TASK ITEM:
Find the line containing "An auction house" in the data below and repeat it, along with all later lines, exactly through the last one.

+++ RECORDS TO PROCESS +++

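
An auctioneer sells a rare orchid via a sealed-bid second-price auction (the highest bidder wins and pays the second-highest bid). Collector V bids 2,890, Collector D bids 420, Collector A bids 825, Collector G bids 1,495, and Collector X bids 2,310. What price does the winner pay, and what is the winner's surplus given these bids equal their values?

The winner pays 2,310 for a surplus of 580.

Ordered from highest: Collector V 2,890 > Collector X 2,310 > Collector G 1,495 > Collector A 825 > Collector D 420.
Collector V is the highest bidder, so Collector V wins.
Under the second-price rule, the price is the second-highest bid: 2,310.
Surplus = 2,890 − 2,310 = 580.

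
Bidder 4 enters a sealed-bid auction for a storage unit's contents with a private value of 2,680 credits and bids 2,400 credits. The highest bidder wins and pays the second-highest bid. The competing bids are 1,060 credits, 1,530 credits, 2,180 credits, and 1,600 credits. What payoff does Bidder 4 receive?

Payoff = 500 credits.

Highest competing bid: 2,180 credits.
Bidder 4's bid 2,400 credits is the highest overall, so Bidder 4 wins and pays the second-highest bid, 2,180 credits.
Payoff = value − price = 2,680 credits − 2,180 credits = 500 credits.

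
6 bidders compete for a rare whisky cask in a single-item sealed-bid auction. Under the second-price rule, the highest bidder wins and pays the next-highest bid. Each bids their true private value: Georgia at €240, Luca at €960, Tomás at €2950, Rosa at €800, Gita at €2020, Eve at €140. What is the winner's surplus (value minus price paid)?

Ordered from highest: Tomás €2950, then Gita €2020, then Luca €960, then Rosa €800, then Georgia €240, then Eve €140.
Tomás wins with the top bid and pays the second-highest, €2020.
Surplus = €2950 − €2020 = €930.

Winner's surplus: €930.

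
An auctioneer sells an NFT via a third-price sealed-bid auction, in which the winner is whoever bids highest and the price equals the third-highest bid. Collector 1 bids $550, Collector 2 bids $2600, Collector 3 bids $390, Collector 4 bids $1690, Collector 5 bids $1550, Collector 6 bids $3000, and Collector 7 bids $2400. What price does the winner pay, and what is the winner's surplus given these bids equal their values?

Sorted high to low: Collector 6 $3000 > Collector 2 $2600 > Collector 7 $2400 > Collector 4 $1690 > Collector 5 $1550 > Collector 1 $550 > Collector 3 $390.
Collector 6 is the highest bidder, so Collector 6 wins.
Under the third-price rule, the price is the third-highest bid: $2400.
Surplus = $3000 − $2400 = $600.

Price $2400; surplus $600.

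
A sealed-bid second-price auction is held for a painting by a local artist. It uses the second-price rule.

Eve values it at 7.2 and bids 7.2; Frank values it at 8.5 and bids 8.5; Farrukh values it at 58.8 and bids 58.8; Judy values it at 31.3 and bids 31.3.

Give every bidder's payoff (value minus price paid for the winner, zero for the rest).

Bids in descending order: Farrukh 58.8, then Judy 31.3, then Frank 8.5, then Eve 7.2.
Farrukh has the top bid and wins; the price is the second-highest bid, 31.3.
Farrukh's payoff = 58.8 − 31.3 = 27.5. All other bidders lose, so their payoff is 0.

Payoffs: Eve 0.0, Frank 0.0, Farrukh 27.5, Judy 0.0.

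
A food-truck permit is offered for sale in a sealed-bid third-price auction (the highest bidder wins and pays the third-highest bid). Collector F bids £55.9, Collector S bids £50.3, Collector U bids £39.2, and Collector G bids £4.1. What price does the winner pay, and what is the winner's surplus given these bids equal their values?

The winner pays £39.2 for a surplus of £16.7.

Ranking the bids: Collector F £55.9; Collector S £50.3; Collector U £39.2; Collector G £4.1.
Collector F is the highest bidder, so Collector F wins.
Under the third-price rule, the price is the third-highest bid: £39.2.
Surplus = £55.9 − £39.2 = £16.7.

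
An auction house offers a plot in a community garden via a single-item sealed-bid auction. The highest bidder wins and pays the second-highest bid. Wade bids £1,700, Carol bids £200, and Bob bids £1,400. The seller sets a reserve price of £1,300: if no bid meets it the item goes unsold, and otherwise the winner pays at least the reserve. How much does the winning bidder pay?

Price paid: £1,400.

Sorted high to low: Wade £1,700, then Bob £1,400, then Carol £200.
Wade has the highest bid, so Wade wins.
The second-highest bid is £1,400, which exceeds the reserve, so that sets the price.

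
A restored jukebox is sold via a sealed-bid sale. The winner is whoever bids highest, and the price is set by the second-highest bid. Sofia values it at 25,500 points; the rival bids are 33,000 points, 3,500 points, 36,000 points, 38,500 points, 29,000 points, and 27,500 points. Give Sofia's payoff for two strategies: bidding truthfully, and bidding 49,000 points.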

+++

OUTPUT OF THE TASK:
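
An auction house offers a plot in a community garden via a single-item sealed-bid auction. The highest bidder wins and pays the second-highest bid. Wade bids £1,700, Carol bids £200, and Bob bids £1,400. The seller sets a reserve price of £1,300: if no bid meets it the item goes unsold, and otherwise the winner pays at least the reserve. How much does the winning bidder pay?

Price paid: £1,400.

Sorted high to low: Wade £1,700, then Bob £1,400, then Carol £200.
Wade has the highest bid, so Wade wins.
The second-highest bid is £1,400, which exceeds the reserve, so that sets the price.

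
A restored jukebox is sold via a sealed-bid sale. The winner is whoever bids highest, and the price is set by the second-highest bid. Sofia values it at 25,500 points; the rival bids are 33,000 points, 3,500 points, 36,000 points, 38,500 points, 29,000 points, and 27,500 points. Give Sofia's payoff for two strategies: bidding truthfully, and bidding 49,000 points.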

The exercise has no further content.